-- DESCRIPTION OF THE TASK --
From the entries that follow, extract each line holding the string "What".

-- SOURCE MATERIAL --
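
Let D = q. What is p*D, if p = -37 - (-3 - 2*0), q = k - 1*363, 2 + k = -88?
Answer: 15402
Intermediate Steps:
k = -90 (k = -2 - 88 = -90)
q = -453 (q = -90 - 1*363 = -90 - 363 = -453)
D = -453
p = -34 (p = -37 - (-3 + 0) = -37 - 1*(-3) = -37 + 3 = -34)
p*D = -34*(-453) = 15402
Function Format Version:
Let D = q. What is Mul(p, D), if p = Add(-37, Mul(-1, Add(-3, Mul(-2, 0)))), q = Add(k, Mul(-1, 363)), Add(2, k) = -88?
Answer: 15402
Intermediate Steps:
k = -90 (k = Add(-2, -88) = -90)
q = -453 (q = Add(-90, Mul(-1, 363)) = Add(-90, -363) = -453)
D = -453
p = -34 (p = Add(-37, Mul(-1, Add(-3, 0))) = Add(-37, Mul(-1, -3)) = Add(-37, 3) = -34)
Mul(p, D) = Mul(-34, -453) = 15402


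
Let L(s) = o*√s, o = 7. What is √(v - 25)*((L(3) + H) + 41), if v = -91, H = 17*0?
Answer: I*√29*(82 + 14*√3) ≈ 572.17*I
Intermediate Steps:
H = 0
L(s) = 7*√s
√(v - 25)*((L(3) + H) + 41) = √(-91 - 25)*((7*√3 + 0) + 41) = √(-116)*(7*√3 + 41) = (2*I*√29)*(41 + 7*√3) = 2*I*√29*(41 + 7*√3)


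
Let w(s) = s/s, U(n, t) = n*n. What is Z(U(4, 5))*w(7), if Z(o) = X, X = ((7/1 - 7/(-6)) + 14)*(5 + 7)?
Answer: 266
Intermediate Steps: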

-- SOLUTION --
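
Let D = q. What is p*D, if p = -37 - (-3 - 2*0), q = k - 1*363, 2 + k = -88?
Let D = q. What is Mul(p, D), if p = Add(-37, Mul(-1, Add(-3, Mul(-2, 0)))), q = Add(k, Mul(-1, 363)), Add(2, k) = -88?
Let L(s) = o*√s, o = 7. What is √(v - 25)*((L(3) + H) + 41), if v = -91, H = 17*0?
Let w(s) = s/s, U(n, t) = n*n. What is Z(U(4, 5))*w(7), if Z(o) = X, X = ((7/1 - 7/(-6)) + 14)*(5 + 7)?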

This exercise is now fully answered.